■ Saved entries
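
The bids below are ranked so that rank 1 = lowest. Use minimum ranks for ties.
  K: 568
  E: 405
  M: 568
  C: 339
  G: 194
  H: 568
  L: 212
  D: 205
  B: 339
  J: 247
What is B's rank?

5

Sorted (ascending): 194, 205, 212, 247, 339, 339, 405, 568, 568, 568
The 2 values of 339 occupy positions 5–6 → each gets rank 5.
The 3 values of 568 occupy positions 8–10 → each gets rank 8.
B has value 339 → rank 5.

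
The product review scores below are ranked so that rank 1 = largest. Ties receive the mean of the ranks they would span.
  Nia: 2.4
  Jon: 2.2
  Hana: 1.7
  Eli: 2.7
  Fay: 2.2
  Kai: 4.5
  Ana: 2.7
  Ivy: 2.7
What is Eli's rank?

Sorted (descending): 4.5, 2.7, 2.7, 2.7, 2.4, 2.2, 2.2, 1.7
The 3 values of 2.7 occupy positions 2–4 → average rank 3.
The 2 values of 2.2 occupy positions 6–7 → average rank (6+7)/2 = 6.5.
Eli has value 2.7 → rank 3.

3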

■ Activity
The records above must be set down again exactly as written.

■ Problem solution
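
The bids below are ranked so that rank 1 = lowest. Use minimum ranks for ties.
  K: 568
  E: 405
  M: 568
  C: 339
  G: 194
  H: 568
  L: 212
  D: 205
  B: 339
  J: 247
What is B's rank?

5

Sorted (ascending): 194, 205, 212, 247, 339, 339, 405, 568, 568, 568
The 2 values of 339 occupy positions 5–6 → each gets rank 5.
The 3 values of 568 occupy positions 8–10 → each gets rank 8.
B has value 339 → rank 5.

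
The product review scores below are ranked so that rank 1 = largest. Ties receive the mean of the ranks they would span.
  Nia: 2.4
  Jon: 2.2
  Hana: 1.7
  Eli: 2.7
  Fay: 2.2
  Kai: 4.5
  Ana: 2.7
  Ivy: 2.7
What is Eli's rank?

Sorted (descending): 4.5, 2.7, 2.7, 2.7, 2.4, 2.2, 2.2, 1.7
The 3 values of 2.7 occupy positions 2–4 → average rank 3.
The 2 values of 2.2 occupy positions 6–7 → average rank (6+7)/2 = 6.5.
Eli has value 2.7 → rank 3.

3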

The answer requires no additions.